▶

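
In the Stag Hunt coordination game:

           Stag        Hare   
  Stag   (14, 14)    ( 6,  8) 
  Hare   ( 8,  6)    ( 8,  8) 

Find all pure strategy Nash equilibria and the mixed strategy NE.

Pure NE: (Stag, Stag) and (Hare, Hare); Mixed NE: p = 0.25, q = 0.25

Work:
Check pure NE:
(Stag, Stag): (14, 14) - no unilateral deviation beneficial
(Hare, Hare): (8, 8) - no unilateral deviation beneficial
Mixed NE: P1 plays Stag with p = 0.25, P2 plays Stag with q = 0.25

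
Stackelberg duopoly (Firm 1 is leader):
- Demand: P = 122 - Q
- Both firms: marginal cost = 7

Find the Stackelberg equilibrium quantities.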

◀

§ **How to complete this task**:
The answer must consist of every entry, set down exactly as given.

§ **Written response**:
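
In the Stag Hunt coordination game:

           Stag        Hare   
  Stag   (14, 14)    ( 6,  8) 
  Hare   ( 8,  6)    ( 8,  8) 

Find all pure strategy Nash equilibria and the mixed strategy NE.

Pure NE: (Stag, Stag) and (Hare, Hare); Mixed NE: p = 0.25, q = 0.25

Work:
Check pure NE:
(Stag, Stag): (14, 14) - no unilateral deviation beneficial
(Hare, Hare): (8, 8) - no unilateral deviation beneficial
Mixed NE: P1 plays Stag with p = 0.25, P2 plays Stag with q = 0.25

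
Stackelberg duopoly (Firm 1 is leader):
- Demand: P = 122 - Q
- Both firms: marginal cost = 7

Find the Stackelberg equilibrium quantities.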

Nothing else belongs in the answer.